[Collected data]
┌────────
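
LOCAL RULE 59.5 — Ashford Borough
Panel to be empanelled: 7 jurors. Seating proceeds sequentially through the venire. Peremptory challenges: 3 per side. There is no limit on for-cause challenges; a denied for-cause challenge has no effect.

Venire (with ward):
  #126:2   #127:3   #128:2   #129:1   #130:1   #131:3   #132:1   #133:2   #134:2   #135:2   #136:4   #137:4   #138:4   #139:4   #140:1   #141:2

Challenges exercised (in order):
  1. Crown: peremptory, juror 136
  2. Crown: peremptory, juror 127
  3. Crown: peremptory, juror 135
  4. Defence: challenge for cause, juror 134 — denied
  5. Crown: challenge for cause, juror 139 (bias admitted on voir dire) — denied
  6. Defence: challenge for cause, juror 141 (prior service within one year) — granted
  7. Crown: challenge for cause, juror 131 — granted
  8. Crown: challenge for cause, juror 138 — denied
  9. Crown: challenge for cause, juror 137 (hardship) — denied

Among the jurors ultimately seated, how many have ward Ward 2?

Removed: #127, #131, #135, #136, #141.
Seated jurors 1–7: #126, #128, #129, #130, #132, #133, #134.
Of those, in Ward 2: #126, #128, #133, #134 → 4.

4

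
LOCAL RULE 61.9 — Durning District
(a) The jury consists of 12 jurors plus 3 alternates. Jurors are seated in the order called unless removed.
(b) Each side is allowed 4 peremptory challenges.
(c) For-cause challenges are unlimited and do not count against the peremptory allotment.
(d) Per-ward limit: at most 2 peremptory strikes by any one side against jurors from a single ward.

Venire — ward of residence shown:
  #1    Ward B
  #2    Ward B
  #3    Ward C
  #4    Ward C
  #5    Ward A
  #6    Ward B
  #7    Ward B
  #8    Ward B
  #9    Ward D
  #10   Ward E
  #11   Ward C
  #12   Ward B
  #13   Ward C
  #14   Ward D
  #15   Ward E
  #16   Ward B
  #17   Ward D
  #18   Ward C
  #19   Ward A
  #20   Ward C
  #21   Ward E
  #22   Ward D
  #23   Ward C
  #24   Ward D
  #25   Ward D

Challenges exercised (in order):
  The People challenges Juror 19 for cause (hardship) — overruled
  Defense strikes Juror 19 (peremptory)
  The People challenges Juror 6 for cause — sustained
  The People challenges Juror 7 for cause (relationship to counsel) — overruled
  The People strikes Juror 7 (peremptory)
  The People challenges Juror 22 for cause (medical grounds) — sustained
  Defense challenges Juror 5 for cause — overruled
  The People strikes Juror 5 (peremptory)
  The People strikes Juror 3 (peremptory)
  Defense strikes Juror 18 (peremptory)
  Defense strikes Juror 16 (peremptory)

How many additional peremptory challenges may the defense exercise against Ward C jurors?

Defense peremptories so far: #19, #18, #16 — 3 of 4 used, 1 left overall.
Against Ward C: #18 — 1 used; per-ward cap 2 leaves 1.
Binding limit: min(1, 1) = 1.

1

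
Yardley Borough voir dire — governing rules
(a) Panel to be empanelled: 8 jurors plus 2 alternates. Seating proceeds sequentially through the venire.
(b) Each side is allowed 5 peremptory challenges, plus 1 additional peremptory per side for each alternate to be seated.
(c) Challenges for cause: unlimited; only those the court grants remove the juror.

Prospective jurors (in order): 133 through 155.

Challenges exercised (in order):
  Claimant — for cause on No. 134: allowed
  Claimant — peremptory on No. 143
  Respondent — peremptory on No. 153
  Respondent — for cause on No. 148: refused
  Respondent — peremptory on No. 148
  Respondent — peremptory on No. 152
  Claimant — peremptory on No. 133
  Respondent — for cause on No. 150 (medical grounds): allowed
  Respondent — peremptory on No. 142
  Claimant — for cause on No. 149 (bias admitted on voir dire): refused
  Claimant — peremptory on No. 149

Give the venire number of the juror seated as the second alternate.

146

Removed: #133, #134, #142, #143, #148, #149, #150, #152, #153.
Seating in order: seats 1–8 → #135, #136, #137, #138, #139, #140, #141, #144; alternates → #145, #146.
So alternate 2 is #146.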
└────────
**WHAT YOU WILL DO**
Report every line of the entries that carries the word "Defence".

**ANSWER SECTION**
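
  4. Defence: challenge for cause, juror 134 — denied
  6. Defence: challenge for cause, juror 141 (prior service within one year) — granted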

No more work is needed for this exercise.